The records below must be retyped exactly.

┌─ Exercise input

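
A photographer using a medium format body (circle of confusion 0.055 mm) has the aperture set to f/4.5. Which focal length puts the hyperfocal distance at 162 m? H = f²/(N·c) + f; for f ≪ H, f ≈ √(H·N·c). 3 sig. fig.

200 mm

From H = f²/(N·c) + f, with f ≪ H: f ≈ √(H·N·c) = √(162000 × 4.5 × 0.055) = √40095 ≈ 200.2 mm.
The +f correction barely moves this — solving exactly, f² + N·c·f − N·c·H = 0 ⇒ f = (−N·c + √((N·c)² + 4·N·c·H))/2 = (−0.2475 + √160380)/2 ≈ 200.11 mm, so f ≈ 200 mm.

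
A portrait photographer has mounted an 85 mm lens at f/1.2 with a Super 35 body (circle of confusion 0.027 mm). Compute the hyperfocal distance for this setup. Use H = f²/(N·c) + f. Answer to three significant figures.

Hyperfocal distance H = f²/(N·c) + f = 85²/(1.2 × 0.027) + 85 = 7225/0.0324 + 85 ≈ 223078.8 mm ≈ 223 m.

223 m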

└─

Your response:
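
A photographer using a medium format body (circle of confusion 0.055 mm) has the aperture set to f/4.5. Which focal length puts the hyperfocal distance at 162 m? H = f²/(N·c) + f; for f ≪ H, f ≈ √(H·N·c). 3 sig. fig.

200 mm

From H = f²/(N·c) + f, with f ≪ H: f ≈ √(H·N·c) = √(162000 × 4.5 × 0.055) = √40095 ≈ 200.2 mm.
The +f correction barely moves this — solving exactly, f² + N·c·f − N·c·H = 0 ⇒ f = (−N·c + √((N·c)² + 4·N·c·H))/2 = (−0.2475 + √160380)/2 ≈ 200.11 mm, so f ≈ 200 mm.

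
A portrait photographer has mounted an 85 mm lens at f/1.2 with a Super 35 body (circle of confusion 0.027 mm). Compute the hyperfocal distance for this setup. Use H = f²/(N·c) + f. Answer to three significant figures.

Hyperfocal distance H = f²/(N·c) + f = 85²/(1.2 × 0.027) + 85 = 7225/0.0324 + 85 ≈ 223078.8 mm ≈ 223 m.

223 m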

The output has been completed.